(Recorded data)
------------------------------------------------
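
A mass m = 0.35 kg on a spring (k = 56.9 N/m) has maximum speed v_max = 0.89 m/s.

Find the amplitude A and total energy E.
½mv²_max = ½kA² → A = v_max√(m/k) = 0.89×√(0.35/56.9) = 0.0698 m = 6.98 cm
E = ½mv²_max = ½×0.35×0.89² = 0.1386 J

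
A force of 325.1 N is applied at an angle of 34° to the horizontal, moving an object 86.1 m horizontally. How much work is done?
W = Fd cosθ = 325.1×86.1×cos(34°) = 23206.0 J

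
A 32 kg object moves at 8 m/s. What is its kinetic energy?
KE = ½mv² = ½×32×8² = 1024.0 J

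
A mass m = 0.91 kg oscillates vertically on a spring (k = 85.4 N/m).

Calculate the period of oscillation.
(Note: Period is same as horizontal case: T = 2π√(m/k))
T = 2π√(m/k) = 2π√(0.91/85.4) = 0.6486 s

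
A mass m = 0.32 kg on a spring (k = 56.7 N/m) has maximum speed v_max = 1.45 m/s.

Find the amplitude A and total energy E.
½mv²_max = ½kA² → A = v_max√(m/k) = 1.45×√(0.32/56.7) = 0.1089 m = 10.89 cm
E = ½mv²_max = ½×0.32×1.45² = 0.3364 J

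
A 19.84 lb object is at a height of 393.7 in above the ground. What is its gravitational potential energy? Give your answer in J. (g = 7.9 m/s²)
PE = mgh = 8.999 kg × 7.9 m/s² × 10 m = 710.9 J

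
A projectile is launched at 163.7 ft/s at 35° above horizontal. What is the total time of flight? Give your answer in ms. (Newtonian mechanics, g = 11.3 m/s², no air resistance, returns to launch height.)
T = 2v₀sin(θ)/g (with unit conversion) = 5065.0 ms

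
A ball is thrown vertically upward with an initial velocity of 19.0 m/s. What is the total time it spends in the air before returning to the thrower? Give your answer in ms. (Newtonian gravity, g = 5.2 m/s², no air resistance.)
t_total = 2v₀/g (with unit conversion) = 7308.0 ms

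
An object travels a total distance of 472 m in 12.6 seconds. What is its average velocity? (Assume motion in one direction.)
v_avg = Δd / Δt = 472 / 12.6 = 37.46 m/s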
------------------------------------------------
Action item:
Please make your reply exactly the lines from the one containing "A mass m = 0.91" through the end of the entries above, and nothing more.

Response to the task:
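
A mass m = 0.91 kg oscillates vertically on a spring (k = 85.4 N/m).

Calculate the period of oscillation.
(Note: Period is same as horizontal case: T = 2π√(m/k))
T = 2π√(m/k) = 2π√(0.91/85.4) = 0.6486 s

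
A mass m = 0.32 kg on a spring (k = 56.7 N/m) has maximum speed v_max = 1.45 m/s.

Find the amplitude A and total energy E.
½mv²_max = ½kA² → A = v_max√(m/k) = 1.45×√(0.32/56.7) = 0.1089 m = 10.89 cm
E = ½mv²_max = ½×0.32×1.45² = 0.3364 J

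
A 19.84 lb object is at a height of 393.7 in above the ground. What is its gravitational potential energy? Give your answer in J. (g = 7.9 m/s²)
PE = mgh = 8.999 kg × 7.9 m/s² × 10 m = 710.9 J

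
A projectile is launched at 163.7 ft/s at 35° above horizontal. What is the total time of flight? Give your answer in ms. (Newtonian mechanics, g = 11.3 m/s², no air resistance, returns to launch height.)
T = 2v₀sin(θ)/g (with unit conversion) = 5065.0 ms

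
A ball is thrown vertically upward with an initial velocity of 19.0 m/s. What is the total time it spends in the air before returning to the thrower? Give your answer in ms. (Newtonian gravity, g = 5.2 m/s², no air resistance.)
t_total = 2v₀/g (with unit conversion) = 7308.0 ms

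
An object travels a total distance of 472 m in 12.6 seconds. What is its average velocity? (Assume motion in one direction.)
v_avg = Δd / Δt = 472 / 12.6 = 37.46 m/s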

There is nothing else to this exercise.